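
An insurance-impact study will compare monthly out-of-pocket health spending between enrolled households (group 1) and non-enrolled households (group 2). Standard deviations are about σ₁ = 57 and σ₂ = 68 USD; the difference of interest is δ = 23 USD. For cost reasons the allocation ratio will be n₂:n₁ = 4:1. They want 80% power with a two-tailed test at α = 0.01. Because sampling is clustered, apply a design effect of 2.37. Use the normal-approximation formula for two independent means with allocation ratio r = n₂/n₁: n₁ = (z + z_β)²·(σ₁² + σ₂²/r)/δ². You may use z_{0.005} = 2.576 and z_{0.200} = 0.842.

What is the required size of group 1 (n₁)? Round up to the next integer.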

--

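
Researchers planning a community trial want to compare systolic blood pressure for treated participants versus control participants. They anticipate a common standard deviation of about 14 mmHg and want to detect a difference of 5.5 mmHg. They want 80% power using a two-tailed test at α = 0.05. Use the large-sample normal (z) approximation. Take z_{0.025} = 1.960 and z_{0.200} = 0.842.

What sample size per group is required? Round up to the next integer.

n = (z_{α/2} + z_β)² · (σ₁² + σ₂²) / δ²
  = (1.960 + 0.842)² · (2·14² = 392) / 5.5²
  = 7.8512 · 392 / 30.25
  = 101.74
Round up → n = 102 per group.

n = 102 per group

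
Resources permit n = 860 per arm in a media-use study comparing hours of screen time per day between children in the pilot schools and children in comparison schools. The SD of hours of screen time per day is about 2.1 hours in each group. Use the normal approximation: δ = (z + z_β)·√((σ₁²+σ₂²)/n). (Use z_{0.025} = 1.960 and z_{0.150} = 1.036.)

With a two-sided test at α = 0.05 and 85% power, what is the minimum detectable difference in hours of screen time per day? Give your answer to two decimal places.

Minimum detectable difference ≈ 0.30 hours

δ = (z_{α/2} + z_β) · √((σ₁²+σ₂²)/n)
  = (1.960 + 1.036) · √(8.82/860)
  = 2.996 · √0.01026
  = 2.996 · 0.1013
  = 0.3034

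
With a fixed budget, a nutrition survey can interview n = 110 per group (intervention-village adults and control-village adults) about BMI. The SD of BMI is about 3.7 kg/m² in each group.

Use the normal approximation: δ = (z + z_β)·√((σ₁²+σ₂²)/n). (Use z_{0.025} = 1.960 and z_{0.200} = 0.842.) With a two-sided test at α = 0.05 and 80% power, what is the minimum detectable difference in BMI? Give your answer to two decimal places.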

* * *

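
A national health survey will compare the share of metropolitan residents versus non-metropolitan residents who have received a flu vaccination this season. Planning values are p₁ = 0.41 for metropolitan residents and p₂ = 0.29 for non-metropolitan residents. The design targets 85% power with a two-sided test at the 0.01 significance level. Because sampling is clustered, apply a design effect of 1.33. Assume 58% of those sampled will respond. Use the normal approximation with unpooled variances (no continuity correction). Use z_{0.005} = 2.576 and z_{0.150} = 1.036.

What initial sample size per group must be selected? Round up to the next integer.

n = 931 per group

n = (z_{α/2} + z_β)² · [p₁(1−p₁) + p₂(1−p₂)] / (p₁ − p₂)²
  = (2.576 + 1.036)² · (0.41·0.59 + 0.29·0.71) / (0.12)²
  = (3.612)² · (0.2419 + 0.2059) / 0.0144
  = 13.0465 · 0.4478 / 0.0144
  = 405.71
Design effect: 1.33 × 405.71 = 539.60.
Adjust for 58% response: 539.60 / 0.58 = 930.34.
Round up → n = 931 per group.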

* [Task brief]: Repeat exactly the lines above from the one with "An insurance-impact study" up to and including the one with "What is the required". No other line belongs in the reply.

* [Response box]:
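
An insurance-impact study will compare monthly out-of-pocket health spending between enrolled households (group 1) and non-enrolled households (group 2). Standard deviations are about σ₁ = 57 and σ₂ = 68 USD; the difference of interest is δ = 23 USD. For cost reasons the allocation ratio will be n₂:n₁ = 4:1. They want 80% power with a two-tailed test at α = 0.01. Because sampling is clustered, apply a design effect of 2.37. Use the normal-approximation formula for two independent means with allocation ratio r = n₂/n₁: n₁ = (z + z_β)²·(σ₁² + σ₂²/r)/δ². You may use z_{0.005} = 2.576 and z_{0.200} = 0.842.

What is the required size of group 1 (n₁)? Round up to the next integer.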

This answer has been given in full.